:: Problem statement ::
Lines with "care": state how many there are in the records below, and nothing else.

:: Data shown ::
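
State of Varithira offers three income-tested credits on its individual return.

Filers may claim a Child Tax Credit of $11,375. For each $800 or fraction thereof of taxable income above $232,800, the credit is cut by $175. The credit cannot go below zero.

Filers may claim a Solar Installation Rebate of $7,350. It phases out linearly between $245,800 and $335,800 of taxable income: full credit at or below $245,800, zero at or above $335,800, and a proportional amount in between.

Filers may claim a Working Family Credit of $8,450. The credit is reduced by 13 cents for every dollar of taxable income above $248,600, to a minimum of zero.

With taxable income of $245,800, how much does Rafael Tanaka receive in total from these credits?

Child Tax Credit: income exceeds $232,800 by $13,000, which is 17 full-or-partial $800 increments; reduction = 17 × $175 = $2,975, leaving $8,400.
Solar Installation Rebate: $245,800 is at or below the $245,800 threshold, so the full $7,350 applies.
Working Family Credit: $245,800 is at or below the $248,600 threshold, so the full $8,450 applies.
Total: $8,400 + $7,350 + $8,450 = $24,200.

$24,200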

---

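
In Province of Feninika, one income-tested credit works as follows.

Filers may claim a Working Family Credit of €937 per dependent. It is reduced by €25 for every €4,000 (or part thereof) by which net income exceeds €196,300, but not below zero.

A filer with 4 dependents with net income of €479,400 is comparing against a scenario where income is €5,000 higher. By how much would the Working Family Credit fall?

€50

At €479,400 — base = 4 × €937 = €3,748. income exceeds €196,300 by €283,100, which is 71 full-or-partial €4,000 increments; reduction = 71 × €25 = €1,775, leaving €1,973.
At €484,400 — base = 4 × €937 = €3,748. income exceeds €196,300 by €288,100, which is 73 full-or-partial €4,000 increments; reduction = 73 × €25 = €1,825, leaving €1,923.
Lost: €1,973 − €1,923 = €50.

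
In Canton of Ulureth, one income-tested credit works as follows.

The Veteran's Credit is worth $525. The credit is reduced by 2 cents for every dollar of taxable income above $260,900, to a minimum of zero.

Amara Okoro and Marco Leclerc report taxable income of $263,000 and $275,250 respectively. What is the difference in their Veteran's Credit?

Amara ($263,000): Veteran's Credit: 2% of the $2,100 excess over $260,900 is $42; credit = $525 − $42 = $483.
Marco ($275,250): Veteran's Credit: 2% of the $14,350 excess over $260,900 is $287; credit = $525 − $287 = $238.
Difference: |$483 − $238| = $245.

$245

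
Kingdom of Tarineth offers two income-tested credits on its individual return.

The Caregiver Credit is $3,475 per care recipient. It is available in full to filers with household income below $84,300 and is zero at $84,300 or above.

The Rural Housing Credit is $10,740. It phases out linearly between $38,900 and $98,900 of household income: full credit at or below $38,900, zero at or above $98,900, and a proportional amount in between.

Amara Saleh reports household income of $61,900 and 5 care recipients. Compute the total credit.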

:: Completed exercise ::
2